The problem ->
In the records below, find the line that contains "- Sp4 preys on Sp5." and the line that contains "Calculate the directed". Set down exactly those lines and every line between them, and nothing more.

(Collected data)
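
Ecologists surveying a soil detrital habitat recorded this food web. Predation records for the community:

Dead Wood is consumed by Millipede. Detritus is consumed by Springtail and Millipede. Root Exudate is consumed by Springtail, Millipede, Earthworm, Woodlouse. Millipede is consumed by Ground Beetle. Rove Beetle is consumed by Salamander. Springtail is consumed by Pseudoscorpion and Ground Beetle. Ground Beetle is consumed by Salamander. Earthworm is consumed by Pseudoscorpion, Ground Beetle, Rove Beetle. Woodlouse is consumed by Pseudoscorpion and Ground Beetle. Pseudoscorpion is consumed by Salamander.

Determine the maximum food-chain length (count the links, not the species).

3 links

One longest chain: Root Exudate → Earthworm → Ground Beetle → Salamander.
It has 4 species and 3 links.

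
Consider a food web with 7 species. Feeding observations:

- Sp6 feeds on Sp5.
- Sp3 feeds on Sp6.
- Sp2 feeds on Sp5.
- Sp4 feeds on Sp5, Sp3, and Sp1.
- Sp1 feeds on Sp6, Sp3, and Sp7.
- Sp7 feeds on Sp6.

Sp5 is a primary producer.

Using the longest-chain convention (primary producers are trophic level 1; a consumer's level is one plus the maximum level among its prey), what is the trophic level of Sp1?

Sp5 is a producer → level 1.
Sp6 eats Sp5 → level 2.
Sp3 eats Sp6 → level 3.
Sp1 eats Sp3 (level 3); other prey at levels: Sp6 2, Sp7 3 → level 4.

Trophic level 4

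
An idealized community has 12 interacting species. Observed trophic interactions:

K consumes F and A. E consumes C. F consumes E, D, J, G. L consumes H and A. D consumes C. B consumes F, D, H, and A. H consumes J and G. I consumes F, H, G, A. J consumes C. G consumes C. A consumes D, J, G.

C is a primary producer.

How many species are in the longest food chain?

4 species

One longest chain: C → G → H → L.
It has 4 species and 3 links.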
* * *
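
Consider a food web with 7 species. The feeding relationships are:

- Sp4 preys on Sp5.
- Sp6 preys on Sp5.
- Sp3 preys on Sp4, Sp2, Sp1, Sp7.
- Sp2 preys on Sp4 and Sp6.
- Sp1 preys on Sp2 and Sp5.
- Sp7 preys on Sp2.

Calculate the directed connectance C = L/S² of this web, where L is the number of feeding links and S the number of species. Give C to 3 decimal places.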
...
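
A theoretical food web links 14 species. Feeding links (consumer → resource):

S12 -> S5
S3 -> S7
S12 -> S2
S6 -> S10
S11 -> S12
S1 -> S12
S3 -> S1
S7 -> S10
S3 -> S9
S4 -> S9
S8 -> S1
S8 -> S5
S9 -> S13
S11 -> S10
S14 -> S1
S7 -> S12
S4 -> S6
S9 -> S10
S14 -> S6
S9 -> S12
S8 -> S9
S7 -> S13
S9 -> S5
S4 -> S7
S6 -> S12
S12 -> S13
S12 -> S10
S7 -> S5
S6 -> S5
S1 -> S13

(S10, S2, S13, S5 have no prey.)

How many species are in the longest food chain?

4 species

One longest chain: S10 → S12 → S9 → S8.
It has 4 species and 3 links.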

Response to this task ->
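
- Sp4 preys on Sp5.
- Sp6 preys on Sp5.
- Sp3 preys on Sp4, Sp2, Sp1, Sp7.
- Sp2 preys on Sp4 and Sp6.
- Sp1 preys on Sp2 and Sp5.
- Sp7 preys on Sp2.

Calculate the directed connectance C = L/S² of this web, where L is the number of feeding links and S the number of species. Give C to 3 decimal places.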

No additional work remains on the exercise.